## Problem details
Only those lines in the data below from the line containing "Consider a simple" through the line containing "Let S_14 be", both included, should be restated word for word.

(Collected data entries)
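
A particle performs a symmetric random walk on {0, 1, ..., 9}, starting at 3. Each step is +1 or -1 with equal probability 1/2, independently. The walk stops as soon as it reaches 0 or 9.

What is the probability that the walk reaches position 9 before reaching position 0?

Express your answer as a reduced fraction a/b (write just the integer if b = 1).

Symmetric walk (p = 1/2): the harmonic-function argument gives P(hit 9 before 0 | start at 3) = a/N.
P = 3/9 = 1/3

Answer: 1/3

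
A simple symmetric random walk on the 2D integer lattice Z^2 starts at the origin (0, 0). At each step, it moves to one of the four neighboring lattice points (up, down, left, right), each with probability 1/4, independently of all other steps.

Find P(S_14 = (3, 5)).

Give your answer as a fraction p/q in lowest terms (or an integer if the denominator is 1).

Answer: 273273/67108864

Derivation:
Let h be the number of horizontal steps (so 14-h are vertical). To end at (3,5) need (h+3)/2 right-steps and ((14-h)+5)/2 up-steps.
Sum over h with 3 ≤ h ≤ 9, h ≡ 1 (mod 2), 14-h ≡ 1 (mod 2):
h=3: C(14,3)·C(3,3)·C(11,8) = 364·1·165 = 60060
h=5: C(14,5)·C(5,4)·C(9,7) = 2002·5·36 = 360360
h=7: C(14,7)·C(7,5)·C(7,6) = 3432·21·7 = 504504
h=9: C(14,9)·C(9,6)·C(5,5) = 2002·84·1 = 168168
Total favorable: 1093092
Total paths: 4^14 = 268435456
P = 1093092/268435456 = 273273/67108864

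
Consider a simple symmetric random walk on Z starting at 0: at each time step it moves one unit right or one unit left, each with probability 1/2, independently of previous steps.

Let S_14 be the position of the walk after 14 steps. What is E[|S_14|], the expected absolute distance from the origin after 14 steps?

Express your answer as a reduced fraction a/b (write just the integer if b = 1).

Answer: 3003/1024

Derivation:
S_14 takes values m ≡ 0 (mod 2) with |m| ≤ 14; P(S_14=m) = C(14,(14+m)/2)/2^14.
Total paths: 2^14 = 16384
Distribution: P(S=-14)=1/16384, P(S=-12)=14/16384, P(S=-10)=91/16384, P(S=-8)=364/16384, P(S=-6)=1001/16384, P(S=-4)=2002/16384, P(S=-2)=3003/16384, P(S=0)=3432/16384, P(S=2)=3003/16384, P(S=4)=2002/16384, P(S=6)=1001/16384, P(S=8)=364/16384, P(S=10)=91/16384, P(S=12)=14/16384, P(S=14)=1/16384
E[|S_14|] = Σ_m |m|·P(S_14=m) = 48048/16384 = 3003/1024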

## Response
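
Consider a simple symmetric random walk on Z starting at 0: at each time step it moves one unit right or one unit left, each with probability 1/2, independently of previous steps.

Let S_14 be the position of the walk after 14 steps. What is E[|S_14|], the expected absolute distance from the origin after 14 steps?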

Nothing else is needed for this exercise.